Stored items
━━━━━━━━━━

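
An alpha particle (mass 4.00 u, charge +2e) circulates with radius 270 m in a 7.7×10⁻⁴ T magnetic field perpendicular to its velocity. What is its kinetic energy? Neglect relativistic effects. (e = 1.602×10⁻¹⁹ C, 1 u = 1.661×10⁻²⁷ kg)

v = |q|Br/m, then KE = ½mv² = (qBr)²/(2m).
v = (3.204×10⁻¹⁹)(7.7×10⁻⁴)(270)/6.644×10⁻²⁷ ≈ 1.003×10⁷ m/s.
KE = ½(6.644×10⁻²⁷)(1.003×10⁷)² ≈ 3.3×10⁻¹³ J = 2.1×10⁶ eV.

KE ≈ 2.1×10⁶ eV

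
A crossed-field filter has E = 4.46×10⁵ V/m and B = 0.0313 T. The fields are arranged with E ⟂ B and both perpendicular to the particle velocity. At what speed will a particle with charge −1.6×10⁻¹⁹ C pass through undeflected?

For undeflected motion the electric and magnetic forces balance: qE = qvB.
v = E/B = 4.46×10⁵/0.0313 = 1.42×10⁷ m/s.

v = 1.42×10⁷ m/s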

━━━━━━━━━━

• Problem to work on:
Restate the records exactly. Leave nothing out.

• Task output:
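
An alpha particle (mass 4.00 u, charge +2e) circulates with radius 270 m in a 7.7×10⁻⁴ T magnetic field perpendicular to its velocity. What is its kinetic energy? Neglect relativistic effects. (e = 1.602×10⁻¹⁹ C, 1 u = 1.661×10⁻²⁷ kg)

v = |q|Br/m, then KE = ½mv² = (qBr)²/(2m).
v = (3.204×10⁻¹⁹)(7.7×10⁻⁴)(270)/6.644×10⁻²⁷ ≈ 1.003×10⁷ m/s.
KE = ½(6.644×10⁻²⁷)(1.003×10⁷)² ≈ 3.3×10⁻¹³ J = 2.1×10⁶ eV.

KE ≈ 2.1×10⁶ eV

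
A crossed-field filter has E = 4.46×10⁵ V/m and B = 0.0313 T. The fields are arranged with E ⟂ B and both perpendicular to the particle velocity. At what speed will a particle with charge −1.6×10⁻¹⁹ C pass through undeflected?

For undeflected motion the electric and magnetic forces balance: qE = qvB.
v = E/B = 4.46×10⁵/0.0313 = 1.42×10⁷ m/s.

v = 1.42×10⁷ m/s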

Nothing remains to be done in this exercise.